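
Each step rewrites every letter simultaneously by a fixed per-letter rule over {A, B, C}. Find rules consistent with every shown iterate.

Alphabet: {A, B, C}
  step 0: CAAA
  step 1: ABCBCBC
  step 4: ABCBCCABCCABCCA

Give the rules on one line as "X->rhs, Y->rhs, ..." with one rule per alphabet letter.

A->BC, B->C, C->A

  step 0 ⇒ step 1: CAAA ⇒ A·BC·BC·BC
    A ↦ BC
    C ↦ A
    B ↦ C  (constrained at step 1)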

------------------------------------------------------------------------

## Your objective
Exactly as shown above, return all of the entries.

## Written response
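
Each step rewrites every letter simultaneously by a fixed per-letter rule over {A, B, C}. Find rules consistent with every shown iterate.

Alphabet: {A, B, C}
  step 0: CAAA
  step 1: ABCBCBC
  step 4: ABCBCCABCCABCCA

Give the rules on one line as "X->rhs, Y->rhs, ..." with one rule per alphabet letter.

A->BC, B->C, C->A

  step 0 ⇒ step 1: CAAA ⇒ A·BC·BC·BC
    A ↦ BC
    C ↦ A
    B ↦ C  (constrained at step 1)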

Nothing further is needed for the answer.